> Data excerpts:

_ _ _ _ _ _ _

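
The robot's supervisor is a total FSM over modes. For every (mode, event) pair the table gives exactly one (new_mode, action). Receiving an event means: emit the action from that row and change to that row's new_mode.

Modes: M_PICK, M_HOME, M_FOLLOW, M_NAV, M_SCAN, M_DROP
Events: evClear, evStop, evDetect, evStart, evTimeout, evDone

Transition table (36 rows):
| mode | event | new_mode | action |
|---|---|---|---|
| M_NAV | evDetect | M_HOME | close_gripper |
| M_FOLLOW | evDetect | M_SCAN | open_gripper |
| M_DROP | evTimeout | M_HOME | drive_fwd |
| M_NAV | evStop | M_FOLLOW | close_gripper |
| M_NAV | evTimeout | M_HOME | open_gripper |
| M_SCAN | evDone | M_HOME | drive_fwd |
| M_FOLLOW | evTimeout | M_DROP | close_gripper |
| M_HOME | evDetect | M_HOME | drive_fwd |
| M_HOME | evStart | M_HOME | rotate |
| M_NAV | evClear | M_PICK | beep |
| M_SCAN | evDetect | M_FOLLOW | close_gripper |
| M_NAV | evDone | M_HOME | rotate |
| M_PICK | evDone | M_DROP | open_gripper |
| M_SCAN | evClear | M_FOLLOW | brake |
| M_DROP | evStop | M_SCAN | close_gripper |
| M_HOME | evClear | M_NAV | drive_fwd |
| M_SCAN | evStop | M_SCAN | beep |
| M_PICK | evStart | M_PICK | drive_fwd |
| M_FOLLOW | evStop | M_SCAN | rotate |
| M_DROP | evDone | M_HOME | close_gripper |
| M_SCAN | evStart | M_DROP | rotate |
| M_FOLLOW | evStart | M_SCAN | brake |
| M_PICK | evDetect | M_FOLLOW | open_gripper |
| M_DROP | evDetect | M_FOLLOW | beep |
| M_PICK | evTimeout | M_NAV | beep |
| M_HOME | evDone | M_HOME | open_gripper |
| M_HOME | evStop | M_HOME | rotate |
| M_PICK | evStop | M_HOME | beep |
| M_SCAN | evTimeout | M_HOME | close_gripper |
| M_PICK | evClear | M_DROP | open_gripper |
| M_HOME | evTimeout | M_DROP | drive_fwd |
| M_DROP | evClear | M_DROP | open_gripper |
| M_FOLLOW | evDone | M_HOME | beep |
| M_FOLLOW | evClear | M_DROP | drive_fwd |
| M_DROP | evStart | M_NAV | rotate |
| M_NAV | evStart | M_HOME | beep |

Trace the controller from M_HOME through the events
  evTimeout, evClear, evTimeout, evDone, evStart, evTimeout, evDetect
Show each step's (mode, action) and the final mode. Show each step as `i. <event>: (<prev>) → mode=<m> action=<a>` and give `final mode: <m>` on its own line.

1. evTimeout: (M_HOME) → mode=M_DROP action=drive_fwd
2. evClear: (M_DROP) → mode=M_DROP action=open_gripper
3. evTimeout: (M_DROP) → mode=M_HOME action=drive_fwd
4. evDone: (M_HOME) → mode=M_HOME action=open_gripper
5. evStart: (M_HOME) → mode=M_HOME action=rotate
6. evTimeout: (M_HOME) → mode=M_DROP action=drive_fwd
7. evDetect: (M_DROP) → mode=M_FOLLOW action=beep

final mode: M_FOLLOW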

_ _ _ _ _ _ _

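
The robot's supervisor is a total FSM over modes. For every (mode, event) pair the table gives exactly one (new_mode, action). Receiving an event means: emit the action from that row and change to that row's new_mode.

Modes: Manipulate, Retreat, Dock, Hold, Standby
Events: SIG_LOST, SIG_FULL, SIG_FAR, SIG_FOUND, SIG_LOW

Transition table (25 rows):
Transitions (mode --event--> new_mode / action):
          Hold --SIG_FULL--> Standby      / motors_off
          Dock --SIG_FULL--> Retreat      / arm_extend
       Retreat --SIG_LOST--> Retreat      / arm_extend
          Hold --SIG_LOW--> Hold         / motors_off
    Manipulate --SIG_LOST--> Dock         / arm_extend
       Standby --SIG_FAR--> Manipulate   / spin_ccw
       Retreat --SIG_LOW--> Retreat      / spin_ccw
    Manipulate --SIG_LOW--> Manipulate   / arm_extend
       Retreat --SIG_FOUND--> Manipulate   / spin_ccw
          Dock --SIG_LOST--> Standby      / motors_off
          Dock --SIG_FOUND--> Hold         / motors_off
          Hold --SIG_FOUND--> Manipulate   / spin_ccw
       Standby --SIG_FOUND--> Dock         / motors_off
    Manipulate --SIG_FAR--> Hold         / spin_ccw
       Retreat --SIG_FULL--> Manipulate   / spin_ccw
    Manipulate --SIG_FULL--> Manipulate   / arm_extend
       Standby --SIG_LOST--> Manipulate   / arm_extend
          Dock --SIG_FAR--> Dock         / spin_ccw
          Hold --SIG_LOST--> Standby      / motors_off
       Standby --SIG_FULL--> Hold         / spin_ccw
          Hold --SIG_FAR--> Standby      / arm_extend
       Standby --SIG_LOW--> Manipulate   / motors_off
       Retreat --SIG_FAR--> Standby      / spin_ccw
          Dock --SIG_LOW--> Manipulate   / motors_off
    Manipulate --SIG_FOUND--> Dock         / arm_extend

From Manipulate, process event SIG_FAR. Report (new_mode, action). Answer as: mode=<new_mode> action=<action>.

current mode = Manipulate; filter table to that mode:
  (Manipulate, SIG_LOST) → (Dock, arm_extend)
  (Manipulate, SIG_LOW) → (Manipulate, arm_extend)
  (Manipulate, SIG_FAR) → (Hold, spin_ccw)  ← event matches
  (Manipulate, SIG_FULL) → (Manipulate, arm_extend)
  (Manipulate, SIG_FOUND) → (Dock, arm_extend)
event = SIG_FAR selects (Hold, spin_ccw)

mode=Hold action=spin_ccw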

_ _ _ _ _ _ _

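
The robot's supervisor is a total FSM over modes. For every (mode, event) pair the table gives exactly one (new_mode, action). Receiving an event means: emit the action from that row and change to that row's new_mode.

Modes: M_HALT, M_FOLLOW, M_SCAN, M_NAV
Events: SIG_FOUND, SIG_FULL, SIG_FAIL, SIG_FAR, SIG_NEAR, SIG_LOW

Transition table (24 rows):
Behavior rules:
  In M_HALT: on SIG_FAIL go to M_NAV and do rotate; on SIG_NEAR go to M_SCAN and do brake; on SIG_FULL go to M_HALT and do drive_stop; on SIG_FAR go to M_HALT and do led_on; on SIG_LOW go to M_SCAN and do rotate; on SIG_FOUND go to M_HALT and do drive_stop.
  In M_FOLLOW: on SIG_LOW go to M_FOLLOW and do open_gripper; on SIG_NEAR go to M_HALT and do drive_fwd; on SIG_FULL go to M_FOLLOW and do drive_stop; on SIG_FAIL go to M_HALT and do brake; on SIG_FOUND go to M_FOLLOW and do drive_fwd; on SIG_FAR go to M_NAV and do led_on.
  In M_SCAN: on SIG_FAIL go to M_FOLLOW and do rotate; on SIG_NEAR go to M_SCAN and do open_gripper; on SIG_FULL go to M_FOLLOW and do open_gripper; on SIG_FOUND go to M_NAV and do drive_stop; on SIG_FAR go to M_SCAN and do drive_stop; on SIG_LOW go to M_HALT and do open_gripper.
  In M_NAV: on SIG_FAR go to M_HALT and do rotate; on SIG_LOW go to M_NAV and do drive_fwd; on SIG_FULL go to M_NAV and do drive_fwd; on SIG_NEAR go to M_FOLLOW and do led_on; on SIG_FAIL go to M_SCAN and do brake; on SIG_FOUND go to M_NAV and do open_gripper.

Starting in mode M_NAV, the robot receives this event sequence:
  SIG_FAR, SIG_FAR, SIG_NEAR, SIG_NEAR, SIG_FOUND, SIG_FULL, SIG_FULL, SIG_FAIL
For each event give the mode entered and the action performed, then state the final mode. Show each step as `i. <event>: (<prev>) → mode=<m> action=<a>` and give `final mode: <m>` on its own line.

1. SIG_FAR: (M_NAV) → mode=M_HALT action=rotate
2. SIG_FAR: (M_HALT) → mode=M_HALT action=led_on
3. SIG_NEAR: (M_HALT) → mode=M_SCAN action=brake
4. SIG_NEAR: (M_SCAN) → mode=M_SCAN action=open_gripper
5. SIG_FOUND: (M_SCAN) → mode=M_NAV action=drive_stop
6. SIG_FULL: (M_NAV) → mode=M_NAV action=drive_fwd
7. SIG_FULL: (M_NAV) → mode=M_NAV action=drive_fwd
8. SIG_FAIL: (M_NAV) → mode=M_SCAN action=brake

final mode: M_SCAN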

_ _ _ _ _ _ _

> Instructions to follow: Above are the lines; repeat exactly the ones from the line containing "M_FOLLOW | open_gripper |" down to the line containing "evStart, evTimeout, evDetect", both inclusive.

> Response area:
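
| M_PICK | evDetect | M_FOLLOW | open_gripper |
| M_DROP | evDetect | M_FOLLOW | beep |
| M_PICK | evTimeout | M_NAV | beep |
| M_HOME | evDone | M_HOME | open_gripper |
| M_HOME | evStop | M_HOME | rotate |
| M_PICK | evStop | M_HOME | beep |
| M_SCAN | evTimeout | M_HOME | close_gripper |
| M_PICK | evClear | M_DROP | open_gripper |
| M_HOME | evTimeout | M_DROP | drive_fwd |
| M_DROP | evClear | M_DROP | open_gripper |
| M_FOLLOW | evDone | M_HOME | beep |
| M_FOLLOW | evClear | M_DROP | drive_fwd |
| M_DROP | evStart | M_NAV | rotate |
| M_NAV | evStart | M_HOME | beep |

Trace the controller from M_HOME through the events
  evTimeout, evClear, evTimeout, evDone, evStart, evTimeout, evDetect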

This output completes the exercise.